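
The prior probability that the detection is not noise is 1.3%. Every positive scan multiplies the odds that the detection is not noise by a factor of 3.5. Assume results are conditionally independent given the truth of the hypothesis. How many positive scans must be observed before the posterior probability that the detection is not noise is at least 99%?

Prior odds = 0.013/0.987 = 13/987.
Likelihood ratio per positive scan = 3.5.
Target odds: 0.99 ÷ 0.01 = 99.
Require 3.5ⁿ ≥ 99 ÷ (13/987) = 97713/13.
3.5⁷ = 823543/128 falls short of 97713/13 but 3.5⁸ = 5764801/256 reaches it, so n = 8.

8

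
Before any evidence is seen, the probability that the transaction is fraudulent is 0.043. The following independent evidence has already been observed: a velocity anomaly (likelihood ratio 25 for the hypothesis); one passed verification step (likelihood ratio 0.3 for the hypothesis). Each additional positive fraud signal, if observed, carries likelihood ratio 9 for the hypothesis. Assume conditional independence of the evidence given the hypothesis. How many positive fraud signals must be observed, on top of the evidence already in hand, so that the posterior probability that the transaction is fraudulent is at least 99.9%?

4

Prior odds = 0.043/0.957 = 43/957.
Combined Bayes factor of the evidence already in hand = 25 × 0.3 = 7.5.
Odds after that evidence = (43/957) × 7.5 = 215/638.
Target odds = 0.999/0.001 = 999.
Need 9ⁿ ≥ 999 ÷ (215/638) = 637362/215.
9³ = 729 falls short of 637362/215 but 9⁴ = 6561 reaches it, so n = 4.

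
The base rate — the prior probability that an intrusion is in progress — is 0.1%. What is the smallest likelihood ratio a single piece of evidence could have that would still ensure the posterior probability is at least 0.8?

3996

Prior odds = 0.001/0.999 = 1/999.
Target odds = 0.8/0.2 = 4.
Required Bayes factor = 4 ÷ (1/999) = 3996.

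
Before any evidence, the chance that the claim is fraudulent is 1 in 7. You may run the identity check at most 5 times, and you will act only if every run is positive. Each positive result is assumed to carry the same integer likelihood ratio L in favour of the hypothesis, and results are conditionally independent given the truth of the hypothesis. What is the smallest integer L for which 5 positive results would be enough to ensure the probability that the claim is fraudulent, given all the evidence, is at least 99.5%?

Prior odds = (1/7)/(6/7) = 1/6.
Target odds = 0.995/0.005 = 199.
Need L⁵ ≥ 199 ÷ (1/6) = 1194.
4⁵ = 1024 < 1194 ≤ 3125 = 5⁵, so L = 5.

5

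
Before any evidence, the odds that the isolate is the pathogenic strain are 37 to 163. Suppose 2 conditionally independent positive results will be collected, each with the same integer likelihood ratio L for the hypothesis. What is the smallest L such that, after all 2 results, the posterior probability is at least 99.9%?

67

Prior odds = 37/163.
Target odds = 0.999/0.001 = 999.
Need L² ≥ 999 ÷ (37/163) = 4401.
66² = 4356 < 4401 ≤ 4489 = 67², so L = 67.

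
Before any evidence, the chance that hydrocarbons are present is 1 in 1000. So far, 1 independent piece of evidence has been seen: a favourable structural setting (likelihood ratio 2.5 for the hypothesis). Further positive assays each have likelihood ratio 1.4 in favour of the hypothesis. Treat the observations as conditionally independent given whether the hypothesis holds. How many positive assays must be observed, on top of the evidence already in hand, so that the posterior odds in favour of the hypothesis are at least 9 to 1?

25

Prior odds = 0.001/0.999 = 1/999.
Bayes factor of the evidence already in hand = 2.5.
Odds after that evidence = (1/999) × 2.5 = 5/1998.
Target odds = 9.
Need 1.4ⁿ ≥ 9 ÷ (5/1998) = 3596.4.
1.4²⁴ ≈3214.2 falls short of 3596.4 but 1.4²⁵ ≈4499.88 reaches it, so n = 25.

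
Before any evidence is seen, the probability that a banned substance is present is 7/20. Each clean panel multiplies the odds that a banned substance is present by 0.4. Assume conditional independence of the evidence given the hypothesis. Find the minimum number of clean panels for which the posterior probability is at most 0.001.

Prior odds = 0.35/0.65 = 7/13.
Likelihood ratio per clean panel = 0.4.
Target posterior odds = 0.001/0.999 = 1/999.
Need (7/13) × 0.4ⁿ ≤ 1/999, i.e. 0.4ⁿ ≤ 13/6993.
0.4⁶ = 64/15625 is still above 13/6993 but 0.4⁷ = 128/78125 is at or below it, so n = 7.

7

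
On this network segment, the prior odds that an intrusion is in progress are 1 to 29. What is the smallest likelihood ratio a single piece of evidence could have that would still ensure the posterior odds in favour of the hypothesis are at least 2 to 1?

Prior odds = 1/29.
Target odds = 2.
Required Bayes factor = 2 ÷ (1/29) = 58.

58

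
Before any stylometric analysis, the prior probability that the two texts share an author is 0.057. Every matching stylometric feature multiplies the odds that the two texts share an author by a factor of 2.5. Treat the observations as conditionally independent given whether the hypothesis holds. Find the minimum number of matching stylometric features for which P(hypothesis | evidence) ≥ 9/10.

6

Prior odds = 0.057/0.943 = 57/943.
Likelihood ratio per matching stylometric feature = 2.5.
Target posterior odds = 0.9/0.1 = 9.
Require 2.5ⁿ ≥ 9 ÷ (57/943) = 2829/19.
2.5⁵ = 97.65625 falls short of 2829/19 but 2.5⁶ = 244.140625 reaches it, so n = 6.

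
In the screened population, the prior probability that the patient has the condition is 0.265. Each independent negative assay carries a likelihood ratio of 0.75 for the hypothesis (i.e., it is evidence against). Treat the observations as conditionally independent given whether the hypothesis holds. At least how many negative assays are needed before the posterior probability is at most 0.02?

Prior odds = 0.265/0.735 = 53/147.
Likelihood ratio per negative assay = 0.75.
Target posterior odds = 0.02/0.98 = 1/49.
Require 0.75ⁿ ≤ 1/49 ÷ (53/147) = 3/53.
0.75⁹ = 19683/262144 is still above 3/53 but 0.75¹⁰ = 59049/1048576 is at or below it, so n = 10.

10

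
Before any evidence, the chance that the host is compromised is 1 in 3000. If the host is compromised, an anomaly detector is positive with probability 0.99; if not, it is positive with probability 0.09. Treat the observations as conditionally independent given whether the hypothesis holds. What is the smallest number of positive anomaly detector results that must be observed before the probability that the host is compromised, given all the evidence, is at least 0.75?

4

Prior odds = (1/3000)/(2999/3000) = 1/2999.
Likelihood ratio of a positive = 0.99/0.09 = 11.
Target odds: 0.75 ÷ 0.25 = 3.
Require 11ⁿ ≥ 3 ÷ (1/2999) = 8997.
11³ = 1331 falls short of 8997 but 11⁴ = 14641 reaches it, so n = 4.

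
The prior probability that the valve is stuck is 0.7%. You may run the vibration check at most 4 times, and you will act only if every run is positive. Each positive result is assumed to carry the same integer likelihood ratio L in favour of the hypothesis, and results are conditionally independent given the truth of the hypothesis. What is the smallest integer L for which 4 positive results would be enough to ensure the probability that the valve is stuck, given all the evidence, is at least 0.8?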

________________________________________

Nothing added, nothing dropped: copy the data above.

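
The prior probability that the detection is not noise is 1.3%. Every positive scan multiplies the odds that the detection is not noise by a factor of 3.5. Assume results are conditionally independent given the truth of the hypothesis. How many positive scans must be observed before the posterior probability that the detection is not noise is at least 99%?

Prior odds = 0.013/0.987 = 13/987.
Likelihood ratio per positive scan = 3.5.
Target odds: 0.99 ÷ 0.01 = 99.
Require 3.5ⁿ ≥ 99 ÷ (13/987) = 97713/13.
3.5⁷ = 823543/128 falls short of 97713/13 but 3.5⁸ = 5764801/256 reaches it, so n = 8.

8

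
Before any evidence is seen, the probability that the transaction is fraudulent is 0.043. The following independent evidence has already been observed: a velocity anomaly (likelihood ratio 25 for the hypothesis); one passed verification step (likelihood ratio 0.3 for the hypothesis). Each additional positive fraud signal, if observed, carries likelihood ratio 9 for the hypothesis. Assume conditional independence of the evidence given the hypothesis. How many positive fraud signals must be observed, on top of the evidence already in hand, so that the posterior probability that the transaction is fraudulent is at least 99.9%?

4

Prior odds = 0.043/0.957 = 43/957.
Combined Bayes factor of the evidence already in hand = 25 × 0.3 = 7.5.
Odds after that evidence = (43/957) × 7.5 = 215/638.
Target odds = 0.999/0.001 = 999.
Need 9ⁿ ≥ 999 ÷ (215/638) = 637362/215.
9³ = 729 falls short of 637362/215 but 9⁴ = 6561 reaches it, so n = 4.

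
The base rate — the prior probability that an intrusion is in progress — is 0.1%. What is the smallest likelihood ratio a single piece of evidence could have that would still ensure the posterior probability is at least 0.8?

3996

Prior odds = 0.001/0.999 = 1/999.
Target odds = 0.8/0.2 = 4.
Required Bayes factor = 4 ÷ (1/999) = 3996.

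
Before any evidence, the chance that the claim is fraudulent is 1 in 7. You may run the identity check at most 5 times, and you will act only if every run is positive. Each positive result is assumed to carry the same integer likelihood ratio L in favour of the hypothesis, and results are conditionally independent given the truth of the hypothesis. What is the smallest integer L for which 5 positive results would be enough to ensure the probability that the claim is fraudulent, given all the evidence, is at least 99.5%?

Prior odds = (1/7)/(6/7) = 1/6.
Target odds = 0.995/0.005 = 199.
Need L⁵ ≥ 199 ÷ (1/6) = 1194.
4⁵ = 1024 < 1194 ≤ 3125 = 5⁵, so L = 5.

5

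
Before any evidence, the odds that the isolate is the pathogenic strain are 37 to 163. Suppose 2 conditionally independent positive results will be collected, each with the same integer likelihood ratio L for the hypothesis. What is the smallest L such that, after all 2 results, the posterior probability is at least 99.9%?

67

Prior odds = 37/163.
Target odds = 0.999/0.001 = 999.
Need L² ≥ 999 ÷ (37/163) = 4401.
66² = 4356 < 4401 ≤ 4489 = 67², so L = 67.

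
Before any evidence, the chance that hydrocarbons are present is 1 in 1000. So far, 1 independent piece of evidence has been seen: a favourable structural setting (likelihood ratio 2.5 for the hypothesis). Further positive assays each have likelihood ratio 1.4 in favour of the hypothesis. Treat the observations as conditionally independent given whether the hypothesis holds. How many positive assays must be observed, on top of the evidence already in hand, so that the posterior odds in favour of the hypothesis are at least 9 to 1?

25

Prior odds = 0.001/0.999 = 1/999.
Bayes factor of the evidence already in hand = 2.5.
Odds after that evidence = (1/999) × 2.5 = 5/1998.
Target odds = 9.
Need 1.4ⁿ ≥ 9 ÷ (5/1998) = 3596.4.
1.4²⁴ ≈3214.2 falls short of 3596.4 but 1.4²⁵ ≈4499.88 reaches it, so n = 25.

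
Before any evidence is seen, the probability that a banned substance is present is 7/20. Each clean panel multiplies the odds that a banned substance is present by 0.4. Assume conditional independence of the evidence given the hypothesis. Find the minimum number of clean panels for which the posterior probability is at most 0.001.

Prior odds = 0.35/0.65 = 7/13.
Likelihood ratio per clean panel = 0.4.
Target posterior odds = 0.001/0.999 = 1/999.
Need (7/13) × 0.4ⁿ ≤ 1/999, i.e. 0.4ⁿ ≤ 13/6993.
0.4⁶ = 64/15625 is still above 13/6993 but 0.4⁷ = 128/78125 is at or below it, so n = 7.

7

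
On this network segment, the prior odds that an intrusion is in progress are 1 to 29. What is the smallest likelihood ratio a single piece of evidence could have that would still ensure the posterior odds in favour of the hypothesis are at least 2 to 1?

Prior odds = 1/29.
Target odds = 2.
Required Bayes factor = 2 ÷ (1/29) = 58.

58

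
Before any stylometric analysis, the prior probability that the two texts share an author is 0.057. Every matching stylometric feature multiplies the odds that the two texts share an author by a factor of 2.5. Treat the observations as conditionally independent given whether the hypothesis holds. Find the minimum number of matching stylometric features for which P(hypothesis | evidence) ≥ 9/10.

6

Prior odds = 0.057/0.943 = 57/943.
Likelihood ratio per matching stylometric feature = 2.5.
Target posterior odds = 0.9/0.1 = 9.
Require 2.5ⁿ ≥ 9 ÷ (57/943) = 2829/19.
2.5⁵ = 97.65625 falls short of 2829/19 but 2.5⁶ = 244.140625 reaches it, so n = 6.

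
In the screened population, the prior probability that the patient has the condition is 0.265. Each independent negative assay carries a likelihood ratio of 0.75 for the hypothesis (i.e., it is evidence against). Treat the observations as conditionally independent given whether the hypothesis holds. At least how many negative assays are needed before the posterior probability is at most 0.02?

Prior odds = 0.265/0.735 = 53/147.
Likelihood ratio per negative assay = 0.75.
Target posterior odds = 0.02/0.98 = 1/49.
Require 0.75ⁿ ≤ 1/49 ÷ (53/147) = 3/53.
0.75⁹ = 19683/262144 is still above 3/53 but 0.75¹⁰ = 59049/1048576 is at or below it, so n = 10.

10

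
Before any evidence, the chance that the host is compromised is 1 in 3000. If the host is compromised, an anomaly detector is positive with probability 0.99; if not, it is positive with probability 0.09. Treat the observations as conditionally independent given whether the hypothesis holds. What is the smallest number of positive anomaly detector results that must be observed before the probability that the host is compromised, given all the evidence, is at least 0.75?

4

Prior odds = (1/3000)/(2999/3000) = 1/2999.
Likelihood ratio of a positive = 0.99/0.09 = 11.
Target odds: 0.75 ÷ 0.25 = 3.
Require 11ⁿ ≥ 3 ÷ (1/2999) = 8997.
11³ = 1331 falls short of 8997 but 11⁴ = 14641 reaches it, so n = 4.

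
The prior probability that the valve is stuck is 0.7%. You may run the vibration check at most 4 times, and you will act only if every run is positive. Each positive result is assumed to carry the same integer likelihood ratio L in favour of the hypothesis, and results are conditionally independent given the truth of the hypothesis. What is the smallest integer L for which 4 positive results would be enough to ensure the probability that the valve is stuck, given all the evidence, is at least 0.8?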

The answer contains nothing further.